Dataset entries

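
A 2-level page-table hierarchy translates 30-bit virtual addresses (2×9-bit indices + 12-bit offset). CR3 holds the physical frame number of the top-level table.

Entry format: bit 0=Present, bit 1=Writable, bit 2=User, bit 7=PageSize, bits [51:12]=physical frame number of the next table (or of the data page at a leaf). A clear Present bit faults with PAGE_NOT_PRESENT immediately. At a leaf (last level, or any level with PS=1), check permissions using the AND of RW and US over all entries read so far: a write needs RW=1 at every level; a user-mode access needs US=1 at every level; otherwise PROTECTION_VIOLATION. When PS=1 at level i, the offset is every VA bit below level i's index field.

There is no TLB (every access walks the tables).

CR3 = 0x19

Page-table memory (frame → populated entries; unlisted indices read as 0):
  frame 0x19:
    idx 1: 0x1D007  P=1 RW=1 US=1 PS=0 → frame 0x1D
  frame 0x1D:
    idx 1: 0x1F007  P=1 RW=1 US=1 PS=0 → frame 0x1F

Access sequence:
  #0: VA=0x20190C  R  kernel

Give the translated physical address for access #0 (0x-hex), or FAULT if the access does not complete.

Walk each access:
#0 VA=0x20190C (r,kernel):
  L0 @0x19[1] → 0x1D007  P=1,RW=1,US=1,PS=0
  L1 @0x1D[1] → 0x1F007  P=1,RW=1,US=1,PS=0
  ⇒ phys 0x1F90C  [2 reads]

Access #0 PA: 0x1F90C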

Problem details
Every entry is to be repeated precisely as it stands.

Solution
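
A 2-level page-table hierarchy translates 30-bit virtual addresses (2×9-bit indices + 12-bit offset). CR3 holds the physical frame number of the top-level table.

Entry format: bit 0=Present, bit 1=Writable, bit 2=User, bit 7=PageSize, bits [51:12]=physical frame number of the next table (or of the data page at a leaf). A clear Present bit faults with PAGE_NOT_PRESENT immediately. At a leaf (last level, or any level with PS=1), check permissions using the AND of RW and US over all entries read so far: a write needs RW=1 at every level; a user-mode access needs US=1 at every level; otherwise PROTECTION_VIOLATION. When PS=1 at level i, the offset is every VA bit below level i's index field.

There is no TLB (every access walks the tables).

CR3 = 0x19

Page-table memory (frame → populated entries; unlisted indices read as 0):
  frame 0x19:
    idx 1: 0x1D007  P=1 RW=1 US=1 PS=0 → frame 0x1D
  frame 0x1D:
    idx 1: 0x1F007  P=1 RW=1 US=1 PS=0 → frame 0x1F

Access sequence:
  #0: VA=0x20190C  R  kernel

Give the translated physical address for access #0 (0x-hex), or FAULT if the access does not complete.

Walk each access:
#0 VA=0x20190C (r,kernel):
  L0 @0x19[1] → 0x1D007  P=1,RW=1,US=1,PS=0
  L1 @0x1D[1] → 0x1F007  P=1,RW=1,US=1,PS=0
  ⇒ phys 0x1F90C  [2 reads]

Access #0 PA: 0x1F90C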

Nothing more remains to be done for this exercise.